═══ Record set ═══
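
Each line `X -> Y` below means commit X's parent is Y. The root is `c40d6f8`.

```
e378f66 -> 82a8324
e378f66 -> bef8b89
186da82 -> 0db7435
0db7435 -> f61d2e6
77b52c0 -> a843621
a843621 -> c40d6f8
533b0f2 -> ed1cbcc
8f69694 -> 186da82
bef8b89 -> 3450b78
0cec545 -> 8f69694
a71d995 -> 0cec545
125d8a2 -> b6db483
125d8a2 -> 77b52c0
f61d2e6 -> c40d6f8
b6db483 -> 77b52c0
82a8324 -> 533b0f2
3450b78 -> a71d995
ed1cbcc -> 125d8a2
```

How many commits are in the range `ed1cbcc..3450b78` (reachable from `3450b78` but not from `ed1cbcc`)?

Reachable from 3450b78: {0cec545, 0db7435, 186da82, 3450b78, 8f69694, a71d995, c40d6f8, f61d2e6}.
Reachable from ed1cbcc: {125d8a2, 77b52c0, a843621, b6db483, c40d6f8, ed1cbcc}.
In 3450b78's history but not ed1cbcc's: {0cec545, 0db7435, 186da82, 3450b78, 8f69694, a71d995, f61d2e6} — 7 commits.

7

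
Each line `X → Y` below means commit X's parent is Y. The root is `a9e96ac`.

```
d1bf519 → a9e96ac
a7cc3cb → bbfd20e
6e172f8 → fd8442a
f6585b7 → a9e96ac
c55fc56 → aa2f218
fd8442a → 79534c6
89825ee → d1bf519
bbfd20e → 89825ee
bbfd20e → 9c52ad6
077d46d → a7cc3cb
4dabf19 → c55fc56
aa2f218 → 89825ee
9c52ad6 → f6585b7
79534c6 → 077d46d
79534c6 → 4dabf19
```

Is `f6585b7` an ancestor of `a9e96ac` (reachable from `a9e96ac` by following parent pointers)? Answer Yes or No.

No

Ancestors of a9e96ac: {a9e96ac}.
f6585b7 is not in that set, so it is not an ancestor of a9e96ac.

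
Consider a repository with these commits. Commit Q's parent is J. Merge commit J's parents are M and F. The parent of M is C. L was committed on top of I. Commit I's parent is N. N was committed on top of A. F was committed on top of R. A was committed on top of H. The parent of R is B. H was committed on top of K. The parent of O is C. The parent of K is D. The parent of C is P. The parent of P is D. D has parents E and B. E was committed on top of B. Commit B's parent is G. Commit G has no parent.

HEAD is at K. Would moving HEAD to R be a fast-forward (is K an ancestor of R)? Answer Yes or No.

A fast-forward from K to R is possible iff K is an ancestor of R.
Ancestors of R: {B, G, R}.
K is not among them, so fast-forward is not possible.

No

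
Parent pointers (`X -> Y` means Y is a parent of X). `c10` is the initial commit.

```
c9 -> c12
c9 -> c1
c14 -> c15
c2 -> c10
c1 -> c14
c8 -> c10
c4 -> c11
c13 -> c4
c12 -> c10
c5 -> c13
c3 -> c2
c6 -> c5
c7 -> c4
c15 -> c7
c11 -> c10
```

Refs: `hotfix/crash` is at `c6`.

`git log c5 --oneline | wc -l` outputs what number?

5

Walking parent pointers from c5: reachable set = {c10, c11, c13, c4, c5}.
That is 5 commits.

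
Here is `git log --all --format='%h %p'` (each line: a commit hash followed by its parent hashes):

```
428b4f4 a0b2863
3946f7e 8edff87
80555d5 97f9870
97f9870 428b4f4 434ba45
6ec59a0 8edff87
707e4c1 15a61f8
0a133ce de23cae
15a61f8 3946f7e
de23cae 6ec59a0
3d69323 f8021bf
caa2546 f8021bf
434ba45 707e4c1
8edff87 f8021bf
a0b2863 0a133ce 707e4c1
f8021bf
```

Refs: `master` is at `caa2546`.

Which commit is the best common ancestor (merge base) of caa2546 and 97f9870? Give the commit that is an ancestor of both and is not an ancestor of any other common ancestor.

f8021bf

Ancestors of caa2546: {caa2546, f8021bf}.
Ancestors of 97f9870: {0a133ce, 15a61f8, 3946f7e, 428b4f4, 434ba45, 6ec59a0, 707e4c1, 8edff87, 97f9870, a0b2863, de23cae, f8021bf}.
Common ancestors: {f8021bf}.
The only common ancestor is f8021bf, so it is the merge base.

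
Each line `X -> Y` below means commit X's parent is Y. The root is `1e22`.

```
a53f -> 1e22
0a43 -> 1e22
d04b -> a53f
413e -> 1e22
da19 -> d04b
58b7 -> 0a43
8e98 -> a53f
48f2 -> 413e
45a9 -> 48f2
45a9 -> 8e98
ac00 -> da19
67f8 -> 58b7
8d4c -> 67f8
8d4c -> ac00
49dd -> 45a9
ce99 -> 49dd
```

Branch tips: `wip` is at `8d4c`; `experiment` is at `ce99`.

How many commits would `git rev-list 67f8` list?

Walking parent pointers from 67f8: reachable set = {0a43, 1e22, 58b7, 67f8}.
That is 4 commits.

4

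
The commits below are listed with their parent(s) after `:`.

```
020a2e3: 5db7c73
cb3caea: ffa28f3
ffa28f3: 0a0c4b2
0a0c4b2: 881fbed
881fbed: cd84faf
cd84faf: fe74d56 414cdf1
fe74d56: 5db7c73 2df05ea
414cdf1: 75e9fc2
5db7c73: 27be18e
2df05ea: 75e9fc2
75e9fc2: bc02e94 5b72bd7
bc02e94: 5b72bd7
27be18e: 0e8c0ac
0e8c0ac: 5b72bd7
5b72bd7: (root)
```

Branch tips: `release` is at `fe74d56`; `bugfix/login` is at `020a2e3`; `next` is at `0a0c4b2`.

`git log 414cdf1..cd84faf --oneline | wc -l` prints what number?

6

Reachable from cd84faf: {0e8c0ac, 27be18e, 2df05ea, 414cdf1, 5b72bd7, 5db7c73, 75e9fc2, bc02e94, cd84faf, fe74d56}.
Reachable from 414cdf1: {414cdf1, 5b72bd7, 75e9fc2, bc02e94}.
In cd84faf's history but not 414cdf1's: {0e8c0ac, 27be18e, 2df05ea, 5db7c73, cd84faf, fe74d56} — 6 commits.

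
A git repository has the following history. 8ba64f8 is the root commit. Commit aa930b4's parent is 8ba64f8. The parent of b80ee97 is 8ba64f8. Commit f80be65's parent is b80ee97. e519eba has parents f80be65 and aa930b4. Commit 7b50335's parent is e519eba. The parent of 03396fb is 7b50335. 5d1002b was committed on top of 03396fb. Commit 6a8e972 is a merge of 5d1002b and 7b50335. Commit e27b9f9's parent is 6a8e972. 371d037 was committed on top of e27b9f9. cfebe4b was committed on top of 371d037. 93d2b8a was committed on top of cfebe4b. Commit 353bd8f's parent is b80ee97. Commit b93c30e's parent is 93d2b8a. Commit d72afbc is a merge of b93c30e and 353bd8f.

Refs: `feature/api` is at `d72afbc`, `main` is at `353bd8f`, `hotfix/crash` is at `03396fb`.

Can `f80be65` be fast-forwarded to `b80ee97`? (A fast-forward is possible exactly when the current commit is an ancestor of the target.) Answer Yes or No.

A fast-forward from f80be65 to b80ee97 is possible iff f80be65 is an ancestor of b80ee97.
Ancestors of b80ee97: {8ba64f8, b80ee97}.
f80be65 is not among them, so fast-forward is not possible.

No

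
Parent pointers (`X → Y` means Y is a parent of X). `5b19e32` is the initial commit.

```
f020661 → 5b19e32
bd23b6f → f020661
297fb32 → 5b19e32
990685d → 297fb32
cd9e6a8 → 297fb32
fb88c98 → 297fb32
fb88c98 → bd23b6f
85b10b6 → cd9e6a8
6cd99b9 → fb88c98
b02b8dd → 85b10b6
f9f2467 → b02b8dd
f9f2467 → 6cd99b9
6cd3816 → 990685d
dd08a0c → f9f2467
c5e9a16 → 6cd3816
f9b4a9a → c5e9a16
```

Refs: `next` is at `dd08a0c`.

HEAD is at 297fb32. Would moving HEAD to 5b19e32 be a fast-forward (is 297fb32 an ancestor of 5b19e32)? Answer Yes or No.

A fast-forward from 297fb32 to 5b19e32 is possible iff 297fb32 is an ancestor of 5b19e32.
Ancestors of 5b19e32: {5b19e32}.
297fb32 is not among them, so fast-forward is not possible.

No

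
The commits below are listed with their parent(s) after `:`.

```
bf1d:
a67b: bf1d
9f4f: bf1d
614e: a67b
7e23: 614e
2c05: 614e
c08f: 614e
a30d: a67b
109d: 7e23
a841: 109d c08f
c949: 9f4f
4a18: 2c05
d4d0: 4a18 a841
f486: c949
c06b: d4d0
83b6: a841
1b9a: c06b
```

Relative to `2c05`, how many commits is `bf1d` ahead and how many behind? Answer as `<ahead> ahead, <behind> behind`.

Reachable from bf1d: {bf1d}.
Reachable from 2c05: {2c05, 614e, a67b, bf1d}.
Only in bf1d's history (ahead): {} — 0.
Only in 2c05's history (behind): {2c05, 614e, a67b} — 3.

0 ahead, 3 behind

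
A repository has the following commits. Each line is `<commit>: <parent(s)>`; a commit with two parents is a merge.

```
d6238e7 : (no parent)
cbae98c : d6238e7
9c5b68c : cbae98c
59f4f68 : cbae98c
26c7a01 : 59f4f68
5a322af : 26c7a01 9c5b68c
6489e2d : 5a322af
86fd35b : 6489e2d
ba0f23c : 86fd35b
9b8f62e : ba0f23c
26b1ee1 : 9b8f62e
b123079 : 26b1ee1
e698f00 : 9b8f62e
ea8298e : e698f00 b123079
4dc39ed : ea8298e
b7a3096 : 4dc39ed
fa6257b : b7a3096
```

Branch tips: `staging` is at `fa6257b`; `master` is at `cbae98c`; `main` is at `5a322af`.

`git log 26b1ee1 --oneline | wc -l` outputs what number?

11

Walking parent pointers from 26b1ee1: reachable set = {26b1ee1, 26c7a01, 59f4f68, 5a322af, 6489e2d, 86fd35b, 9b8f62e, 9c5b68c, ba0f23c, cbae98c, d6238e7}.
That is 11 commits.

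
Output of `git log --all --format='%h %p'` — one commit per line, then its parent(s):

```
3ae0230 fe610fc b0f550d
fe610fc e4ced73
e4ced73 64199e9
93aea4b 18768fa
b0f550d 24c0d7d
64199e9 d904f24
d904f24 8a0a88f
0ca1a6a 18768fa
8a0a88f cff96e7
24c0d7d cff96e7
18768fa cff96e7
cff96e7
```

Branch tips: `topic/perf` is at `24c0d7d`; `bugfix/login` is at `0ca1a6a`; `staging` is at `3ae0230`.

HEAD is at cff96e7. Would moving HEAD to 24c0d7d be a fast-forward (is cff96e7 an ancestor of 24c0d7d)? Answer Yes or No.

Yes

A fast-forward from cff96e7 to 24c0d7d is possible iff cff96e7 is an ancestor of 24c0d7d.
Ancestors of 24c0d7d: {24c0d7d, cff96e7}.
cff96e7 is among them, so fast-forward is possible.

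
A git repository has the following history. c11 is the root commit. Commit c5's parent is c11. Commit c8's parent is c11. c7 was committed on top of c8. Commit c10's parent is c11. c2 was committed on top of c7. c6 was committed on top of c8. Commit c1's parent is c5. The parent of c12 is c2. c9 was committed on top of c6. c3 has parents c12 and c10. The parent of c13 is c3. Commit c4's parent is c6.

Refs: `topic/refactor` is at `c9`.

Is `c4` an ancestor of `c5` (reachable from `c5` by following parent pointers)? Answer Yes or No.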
═══
» What you should do:
Copy each line of the data above that holds "bugfix".

» Response to this exercise:
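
Branch tips: `release` is at `fe74d56`; `bugfix/login` is at `020a2e3`; `next` is at `0a0c4b2`.
Branch tips: `topic/perf` is at `24c0d7d`; `bugfix/login` is at `0ca1a6a`; `staging` is at `3ae0230`.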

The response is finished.